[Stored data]
★ ★ ★ ★ ★

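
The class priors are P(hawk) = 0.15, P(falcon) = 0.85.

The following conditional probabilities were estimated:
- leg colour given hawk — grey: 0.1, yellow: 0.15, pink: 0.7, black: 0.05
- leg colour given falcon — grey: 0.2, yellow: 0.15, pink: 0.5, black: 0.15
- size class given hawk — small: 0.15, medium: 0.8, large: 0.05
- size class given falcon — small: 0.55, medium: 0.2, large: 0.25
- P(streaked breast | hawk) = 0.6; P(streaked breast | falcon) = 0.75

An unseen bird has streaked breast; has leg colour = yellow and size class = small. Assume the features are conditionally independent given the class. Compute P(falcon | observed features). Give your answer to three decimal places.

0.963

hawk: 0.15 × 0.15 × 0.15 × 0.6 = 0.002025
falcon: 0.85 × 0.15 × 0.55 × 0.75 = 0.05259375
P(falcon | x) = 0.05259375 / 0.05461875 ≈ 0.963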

★ ★ ★ ★ ★

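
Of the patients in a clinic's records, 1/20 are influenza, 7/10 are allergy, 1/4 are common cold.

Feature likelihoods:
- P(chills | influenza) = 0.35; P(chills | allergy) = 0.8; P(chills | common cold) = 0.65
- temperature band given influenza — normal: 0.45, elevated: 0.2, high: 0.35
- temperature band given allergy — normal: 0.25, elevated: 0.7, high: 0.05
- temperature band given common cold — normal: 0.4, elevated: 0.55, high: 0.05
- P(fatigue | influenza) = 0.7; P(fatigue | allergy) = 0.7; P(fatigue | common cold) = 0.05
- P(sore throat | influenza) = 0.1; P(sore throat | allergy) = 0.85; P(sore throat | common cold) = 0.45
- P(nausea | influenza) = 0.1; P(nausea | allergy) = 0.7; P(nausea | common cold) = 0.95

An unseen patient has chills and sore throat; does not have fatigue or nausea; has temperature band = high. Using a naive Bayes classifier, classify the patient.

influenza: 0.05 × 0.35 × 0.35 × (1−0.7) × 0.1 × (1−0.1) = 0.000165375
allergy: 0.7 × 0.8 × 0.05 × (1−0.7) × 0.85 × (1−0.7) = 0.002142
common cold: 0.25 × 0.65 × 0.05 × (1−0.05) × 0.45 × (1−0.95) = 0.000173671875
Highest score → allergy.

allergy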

★ ★ ★ ★ ★

- **Your task**:
Above are the records; from them, give again exactly the lines from the one containing "- size class given falcon" through the one containing "- P(streaked breast", both included.

- **Written reply**:
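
- size class given falcon — small: 0.55, medium: 0.2, large: 0.25
- P(streaked breast | hawk) = 0.6; P(streaked breast | falcon) = 0.75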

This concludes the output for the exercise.